§ **WHAT IS REQUIRED**: Whenever "payment" occurs in a line of the material, list that line.

═════ MATERIAL SHOWN

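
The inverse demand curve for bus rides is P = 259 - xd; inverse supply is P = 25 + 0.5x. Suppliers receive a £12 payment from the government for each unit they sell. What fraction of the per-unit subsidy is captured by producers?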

══════════
═════ MATERIAL SHOWN

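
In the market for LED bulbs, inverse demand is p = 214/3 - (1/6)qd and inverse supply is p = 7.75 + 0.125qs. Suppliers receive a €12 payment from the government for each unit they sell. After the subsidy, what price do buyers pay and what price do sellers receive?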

══════════
═════ MATERIAL SHOWN

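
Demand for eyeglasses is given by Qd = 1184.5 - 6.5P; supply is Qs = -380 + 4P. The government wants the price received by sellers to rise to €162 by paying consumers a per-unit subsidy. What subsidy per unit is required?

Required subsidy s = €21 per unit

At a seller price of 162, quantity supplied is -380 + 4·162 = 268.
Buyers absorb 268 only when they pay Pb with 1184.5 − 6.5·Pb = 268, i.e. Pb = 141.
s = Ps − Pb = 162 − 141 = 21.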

══════════

§ **RESPONSE TO THIS EXERCISE**:
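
The inverse demand curve for bus rides is P = 259 - xd; inverse supply is P = 25 + 0.5x. Suppliers receive a £12 payment from the government for each unit they sell. What fraction of the per-unit subsidy is captured by producers?
In the market for LED bulbs, inverse demand is p = 214/3 - (1/6)qd and inverse supply is p = 7.75 + 0.125qs. Suppliers receive a €12 payment from the government for each unit they sell. After the subsidy, what price do buyers pay and what price do sellers receive?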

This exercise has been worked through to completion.